- _PROBLEM TO WORK ON_: Take the lines below from the first through the one that contains "How many cells does operation 1" and copy them exactly.

Dataset entries
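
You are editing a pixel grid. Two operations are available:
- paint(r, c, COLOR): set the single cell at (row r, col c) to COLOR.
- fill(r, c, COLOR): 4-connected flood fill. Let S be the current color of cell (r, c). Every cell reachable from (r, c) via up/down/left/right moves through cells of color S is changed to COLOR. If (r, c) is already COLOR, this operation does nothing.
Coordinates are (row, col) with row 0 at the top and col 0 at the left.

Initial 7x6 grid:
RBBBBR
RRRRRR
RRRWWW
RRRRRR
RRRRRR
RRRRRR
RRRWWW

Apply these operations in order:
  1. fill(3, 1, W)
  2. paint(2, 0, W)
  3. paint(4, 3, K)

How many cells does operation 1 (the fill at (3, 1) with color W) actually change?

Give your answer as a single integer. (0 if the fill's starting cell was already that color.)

After op 1 fill(3,1,W) [32 cells changed]:
WBBBBW
WWWWWW
WWWWWW
WWWWWW
WWWWWW
WWWWWW
WWWWWW

Answer: 32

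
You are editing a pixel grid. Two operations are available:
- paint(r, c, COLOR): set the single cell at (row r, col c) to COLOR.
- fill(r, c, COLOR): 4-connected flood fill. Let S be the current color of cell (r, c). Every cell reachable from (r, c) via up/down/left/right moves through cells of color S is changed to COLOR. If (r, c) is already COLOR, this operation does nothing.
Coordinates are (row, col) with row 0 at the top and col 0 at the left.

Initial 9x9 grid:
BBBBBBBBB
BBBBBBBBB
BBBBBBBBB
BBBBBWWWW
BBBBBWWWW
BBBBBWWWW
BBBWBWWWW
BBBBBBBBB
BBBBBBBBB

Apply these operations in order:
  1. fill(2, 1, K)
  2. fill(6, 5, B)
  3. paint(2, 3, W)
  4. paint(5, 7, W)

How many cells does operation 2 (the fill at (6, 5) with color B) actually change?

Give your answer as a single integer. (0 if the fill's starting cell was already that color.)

Answer: 16

Derivation:
After op 1 fill(2,1,K) [64 cells changed]:
KKKKKKKKK
KKKKKKKKK
KKKKKKKKK
KKKKKWWWW
KKKKKWWWW
KKKKKWWWW
KKKWKWWWW
KKKKKKKKK
KKKKKKKKK
After op 2 fill(6,5,B) [16 cells changed]:
KKKKKKKKK
KKKKKKKKK
KKKKKKKKK
KKKKKBBBB
KKKKKBBBB
KKKKKBBBB
KKKWKBBBB
KKKKKKKKK
KKKKKKKKK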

- _REPLY_:
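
You are editing a pixel grid. Two operations are available:
- paint(r, c, COLOR): set the single cell at (row r, col c) to COLOR.
- fill(r, c, COLOR): 4-connected flood fill. Let S be the current color of cell (r, c). Every cell reachable from (r, c) via up/down/left/right moves through cells of color S is changed to COLOR. If (r, c) is already COLOR, this operation does nothing.
Coordinates are (row, col) with row 0 at the top and col 0 at the left.

Initial 7x6 grid:
RBBBBR
RRRRRR
RRRWWW
RRRRRR
RRRRRR
RRRRRR
RRRWWW

Apply these operations in order:
  1. fill(3, 1, W)
  2. paint(2, 0, W)
  3. paint(4, 3, K)

How many cells does operation 1 (the fill at (3, 1) with color W) actually change?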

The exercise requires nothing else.